_ENTRIES SHOWN_
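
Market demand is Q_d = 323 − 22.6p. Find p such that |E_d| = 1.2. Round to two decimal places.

Set −bp/(a − bp) = −1.2 ⇒ bp = 1.2(a − bp) ⇒ bp(1+1.2) = 1.2·a.
p = 1.2·323/(22.6·2.2) ≈ 7.80.

7.80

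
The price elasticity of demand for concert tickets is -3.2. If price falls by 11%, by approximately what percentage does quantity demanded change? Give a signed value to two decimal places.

%ΔQ ≈ E × %ΔP = (-3.2) × (-11%) = 35.20%.

35.20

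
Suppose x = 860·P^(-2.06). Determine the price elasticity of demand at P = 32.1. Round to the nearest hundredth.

-2.06

For a Cobb–Douglas (constant-elasticity) form x = A·P^α·…, the elasticity with respect to P equals the exponent α at every point.
Here the exponent on P is -2.06, so the price elasticity of demand is -2.06.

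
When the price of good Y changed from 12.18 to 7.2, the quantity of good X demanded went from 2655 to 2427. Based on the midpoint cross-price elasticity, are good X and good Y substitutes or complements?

%ΔQ_x = (2427 − 2655)/[(2655+2427)/2] = -228/2541 ≈ -0.0897.
%ΔP_y = (7.2 − 12.18)/[(12.18+7.2)/2] ≈ -0.5139.
E_xy = -0.0897/-0.5139 ≈ 0.175.
E_xy > 0, so the goods are substitutes.

substitutes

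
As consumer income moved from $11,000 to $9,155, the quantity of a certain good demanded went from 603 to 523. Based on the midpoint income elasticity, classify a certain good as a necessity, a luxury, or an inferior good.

necessity

%ΔQ = (523 − 603)/[(603+523)/2] = -80/563 ≈ -0.1421.
%ΔI = (9,155 − 11,000)/[(11,000+9,155)/2] = -1845/10077.5 ≈ -0.1831.
E_I = %ΔQ/%ΔI ≈ 0.776.
E_I ∈ (0,1): normal good (necessity).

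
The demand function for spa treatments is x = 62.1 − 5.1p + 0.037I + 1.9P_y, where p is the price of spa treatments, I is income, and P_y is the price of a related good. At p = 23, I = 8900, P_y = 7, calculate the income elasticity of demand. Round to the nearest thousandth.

1.146

First evaluate x: 62.1 − 5.1(23) + 0.037(8900) + 1.9(7) = 62.1 − 117.3 + 329.3 + 13.3 = 287.4.
∂x/∂I = +0.037, so E_I = 0.037·(8900/287.4) ≈ 1.146.
E_I > 1: normal good (luxury).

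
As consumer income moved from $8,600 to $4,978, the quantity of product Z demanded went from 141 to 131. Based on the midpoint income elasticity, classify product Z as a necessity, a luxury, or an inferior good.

necessity

%ΔQ = (131 − 141)/[(141+131)/2] = -10/136 ≈ -0.0735.
%ΔY = (4,978 − 8,600)/[(8,600+4,978)/2] = -3622/6789 ≈ -0.5335.
E_I = %ΔQ/%ΔY ≈ 0.138.
E_I ∈ (0,1): normal good (necessity).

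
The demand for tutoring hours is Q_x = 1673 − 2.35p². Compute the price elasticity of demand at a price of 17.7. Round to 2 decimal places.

-1.57

At p = 17.7, Q_x = 936.7685.
dQ_x/dp = −2·2.35·p = −83.19.
Point elasticity E = (dQ_x/dp)·(p/Q_x) = -83.19 × 17.7/936.7685 ≈ -1.57.
|E| > 1, so demand is elastic at this price.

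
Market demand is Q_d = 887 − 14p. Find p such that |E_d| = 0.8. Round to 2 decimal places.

28.16

Set −bp/(a − bp) = −0.8 ⇒ bp = 0.8(a − bp) ⇒ bp(1+0.8) = 0.8·a.
p = 0.8·887/(14·1.8) ≈ 28.16.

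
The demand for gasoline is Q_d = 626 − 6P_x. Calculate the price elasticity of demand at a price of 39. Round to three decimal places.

-0.597

At P_x = 39, Q_d = 392.
dQ_d/dP_x = −6.
Point elasticity E = (dQ_d/dP_x)·(P_x/Q_d) = -6 × 39/392 ≈ -0.597.
|E| < 1, so demand is inelastic at this price.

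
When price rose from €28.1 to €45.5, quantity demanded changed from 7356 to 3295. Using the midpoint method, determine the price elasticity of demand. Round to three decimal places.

%Δq = (3295 − 7356)/[(7356 + 3295)/2] = -4061/5325.5 ≈ -0.7626.
%Δp = (45.5 − 28.1)/[(28.1 + 45.5)/2] = 17.4/36.8 ≈ 0.4728.
Arc elasticity E = %Δq/%Δp ≈ -0.7626/0.4728 ≈ -1.613.
|E| > 1: demand is elastic over this range.

-1.613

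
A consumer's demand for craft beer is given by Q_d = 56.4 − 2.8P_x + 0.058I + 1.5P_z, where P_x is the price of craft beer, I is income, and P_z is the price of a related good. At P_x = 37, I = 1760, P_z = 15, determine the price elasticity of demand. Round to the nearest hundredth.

Q_d = 56.4 − 2.8(37) + 0.058(1760) + 1.5(15) = 56.4 − 103.6 + 102.08 + 22.5 = 77.38.
∂Q_d/∂P_x = −2.8, so E_p = (−2.8)·(37/77.38) ≈ -1.34.
|E_p| > 1: demand is elastic.

-1.34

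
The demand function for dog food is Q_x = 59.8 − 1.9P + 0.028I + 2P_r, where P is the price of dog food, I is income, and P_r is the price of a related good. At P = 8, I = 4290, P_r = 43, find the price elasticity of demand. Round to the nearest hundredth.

Substituting, Q_x = 59.8 − 1.9(8) + 0.028(4290) + 2(43) = 59.8 − 15.2 + 120.12 + 86 = 250.72.
∂Q_x/∂P = −1.9, so E_p = (−1.9)·(8/250.72) ≈ -0.06.
|E_p| < 1: demand is inelastic.

-0.06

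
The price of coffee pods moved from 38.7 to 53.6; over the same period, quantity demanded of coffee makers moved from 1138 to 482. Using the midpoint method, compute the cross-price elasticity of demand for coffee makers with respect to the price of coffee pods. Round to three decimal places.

%ΔQ_x = (482 − 1138)/[(1138+482)/2] = -656/810 ≈ -0.8099.
%ΔP_y = (53.6 − 38.7)/[(38.7+53.6)/2] ≈ 0.3229.
E_xy = -0.8099/0.3229 ≈ -2.508.
E_xy < 0, so coffee makers and coffee pods are complements.

-2.508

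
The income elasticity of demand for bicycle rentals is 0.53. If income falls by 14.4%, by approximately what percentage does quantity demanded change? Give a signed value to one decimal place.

-7.6

%ΔQ ≈ E × %ΔI = (0.53) × (-14.4%) ≈ -7.6%.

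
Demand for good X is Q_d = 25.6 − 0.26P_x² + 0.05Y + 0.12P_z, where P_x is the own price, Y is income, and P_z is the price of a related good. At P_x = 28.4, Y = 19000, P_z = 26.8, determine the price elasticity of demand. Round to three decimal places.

Q_d = 25.6 − 0.26(28.4)² + 0.05(19000) + 0.12(26.8) = 25.6 − 209.7056 + 950 + 3.216 = 769.1104.
∂Q_d/∂P_x = −2·0.26·P_x = -14.768, so E_p = -14.768·(28.4/769.1104) ≈ -0.545.
|E_p| < 1: demand is inelastic.

-0.545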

_TASK GOAL_
Without changing a word, print all of the entries above.

_WRITTEN ANSWER_
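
Market demand is Q_d = 323 − 22.6p. Find p such that |E_d| = 1.2. Round to two decimal places.

Set −bp/(a − bp) = −1.2 ⇒ bp = 1.2(a − bp) ⇒ bp(1+1.2) = 1.2·a.
p = 1.2·323/(22.6·2.2) ≈ 7.80.

7.80

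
The price elasticity of demand for concert tickets is -3.2. If price falls by 11%, by approximately what percentage does quantity demanded change? Give a signed value to two decimal places.

%ΔQ ≈ E × %ΔP = (-3.2) × (-11%) = 35.20%.

35.20

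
Suppose x = 860·P^(-2.06). Determine the price elasticity of demand at P = 32.1. Round to the nearest hundredth.

-2.06

For a Cobb–Douglas (constant-elasticity) form x = A·P^α·…, the elasticity with respect to P equals the exponent α at every point.
Here the exponent on P is -2.06, so the price elasticity of demand is -2.06.

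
When the price of good Y changed from 12.18 to 7.2, the quantity of good X demanded went from 2655 to 2427. Based on the midpoint cross-price elasticity, are good X and good Y substitutes or complements?

%ΔQ_x = (2427 − 2655)/[(2655+2427)/2] = -228/2541 ≈ -0.0897.
%ΔP_y = (7.2 − 12.18)/[(12.18+7.2)/2] ≈ -0.5139.
E_xy = -0.0897/-0.5139 ≈ 0.175.
E_xy > 0, so the goods are substitutes.

substitutes

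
As consumer income moved from $11,000 to $9,155, the quantity of a certain good demanded went from 603 to 523. Based on the midpoint income elasticity, classify a certain good as a necessity, a luxury, or an inferior good.

necessity

%ΔQ = (523 − 603)/[(603+523)/2] = -80/563 ≈ -0.1421.
%ΔI = (9,155 − 11,000)/[(11,000+9,155)/2] = -1845/10077.5 ≈ -0.1831.
E_I = %ΔQ/%ΔI ≈ 0.776.
E_I ∈ (0,1): normal good (necessity).

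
The demand function for spa treatments is x = 62.1 − 5.1p + 0.037I + 1.9P_y, where p is the price of spa treatments, I is income, and P_y is the price of a related good. At p = 23, I = 8900, P_y = 7, calculate the income elasticity of demand. Round to the nearest thousandth.

1.146

First evaluate x: 62.1 − 5.1(23) + 0.037(8900) + 1.9(7) = 62.1 − 117.3 + 329.3 + 13.3 = 287.4.
∂x/∂I = +0.037, so E_I = 0.037·(8900/287.4) ≈ 1.146.
E_I > 1: normal good (luxury).

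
As consumer income moved from $8,600 to $4,978, the quantity of product Z demanded went from 141 to 131. Based on the midpoint income elasticity, classify product Z as a necessity, a luxury, or an inferior good.

necessity

%ΔQ = (131 − 141)/[(141+131)/2] = -10/136 ≈ -0.0735.
%ΔY = (4,978 − 8,600)/[(8,600+4,978)/2] = -3622/6789 ≈ -0.5335.
E_I = %ΔQ/%ΔY ≈ 0.138.
E_I ∈ (0,1): normal good (necessity).

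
The demand for tutoring hours is Q_x = 1673 − 2.35p². Compute the price elasticity of demand at a price of 17.7. Round to 2 decimal places.

-1.57

At p = 17.7, Q_x = 936.7685.
dQ_x/dp = −2·2.35·p = −83.19.
Point elasticity E = (dQ_x/dp)·(p/Q_x) = -83.19 × 17.7/936.7685 ≈ -1.57.
|E| > 1, so demand is elastic at this price.

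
Market demand is Q_d = 887 − 14p. Find p such that |E_d| = 0.8. Round to 2 decimal places.

28.16

Set −bp/(a − bp) = −0.8 ⇒ bp = 0.8(a − bp) ⇒ bp(1+0.8) = 0.8·a.
p = 0.8·887/(14·1.8) ≈ 28.16.

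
The demand for gasoline is Q_d = 626 − 6P_x. Calculate the price elasticity of demand at a price of 39. Round to three decimal places.

-0.597

At P_x = 39, Q_d = 392.
dQ_d/dP_x = −6.
Point elasticity E = (dQ_d/dP_x)·(P_x/Q_d) = -6 × 39/392 ≈ -0.597.
|E| < 1, so demand is inelastic at this price.

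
When price rose from €28.1 to €45.5, quantity demanded changed from 7356 to 3295. Using the midpoint method, determine the price elasticity of demand. Round to three decimal places.

%Δq = (3295 − 7356)/[(7356 + 3295)/2] = -4061/5325.5 ≈ -0.7626.
%Δp = (45.5 − 28.1)/[(28.1 + 45.5)/2] = 17.4/36.8 ≈ 0.4728.
Arc elasticity E = %Δq/%Δp ≈ -0.7626/0.4728 ≈ -1.613.
|E| > 1: demand is elastic over this range.

-1.613

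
A consumer's demand for craft beer is given by Q_d = 56.4 − 2.8P_x + 0.058I + 1.5P_z, where P_x is the price of craft beer, I is income, and P_z is the price of a related good. At P_x = 37, I = 1760, P_z = 15, determine the price elasticity of demand. Round to the nearest hundredth.

Q_d = 56.4 − 2.8(37) + 0.058(1760) + 1.5(15) = 56.4 − 103.6 + 102.08 + 22.5 = 77.38.
∂Q_d/∂P_x = −2.8, so E_p = (−2.8)·(37/77.38) ≈ -1.34.
|E_p| > 1: demand is elastic.

-1.34

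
The demand function for dog food is Q_x = 59.8 − 1.9P + 0.028I + 2P_r, where P is the price of dog food, I is income, and P_r is the price of a related good. At P = 8, I = 4290, P_r = 43, find the price elasticity of demand. Round to the nearest hundredth.

Substituting, Q_x = 59.8 − 1.9(8) + 0.028(4290) + 2(43) = 59.8 − 15.2 + 120.12 + 86 = 250.72.
∂Q_x/∂P = −1.9, so E_p = (−1.9)·(8/250.72) ≈ -0.06.
|E_p| < 1: demand is inelastic.

-0.06

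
The price of coffee pods moved from 38.7 to 53.6; over the same period, quantity demanded of coffee makers moved from 1138 to 482. Using the midpoint method, compute the cross-price elasticity of demand for coffee makers with respect to the price of coffee pods. Round to three decimal places.

%ΔQ_x = (482 − 1138)/[(1138+482)/2] = -656/810 ≈ -0.8099.
%ΔP_y = (53.6 − 38.7)/[(38.7+53.6)/2] ≈ 0.3229.
E_xy = -0.8099/0.3229 ≈ -2.508.
E_xy < 0, so coffee makers and coffee pods are complements.

-2.508

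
The income elasticity of demand for bicycle rentals is 0.53. If income falls by 14.4%, by approximately what percentage does quantity demanded change? Give a signed value to one decimal place.

-7.6

%ΔQ ≈ E × %ΔI = (0.53) × (-14.4%) ≈ -7.6%.

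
Demand for good X is Q_d = 25.6 − 0.26P_x² + 0.05Y + 0.12P_z, where P_x is the own price, Y is income, and P_z is the price of a related good. At P_x = 28.4, Y = 19000, P_z = 26.8, determine the price elasticity of demand. Round to three decimal places.

Q_d = 25.6 − 0.26(28.4)² + 0.05(19000) + 0.12(26.8) = 25.6 − 209.7056 + 950 + 3.216 = 769.1104.
∂Q_d/∂P_x = −2·0.26·P_x = -14.768, so E_p = -14.768·(28.4/769.1104) ≈ -0.545.
|E_p| < 1: demand is inelastic.

-0.545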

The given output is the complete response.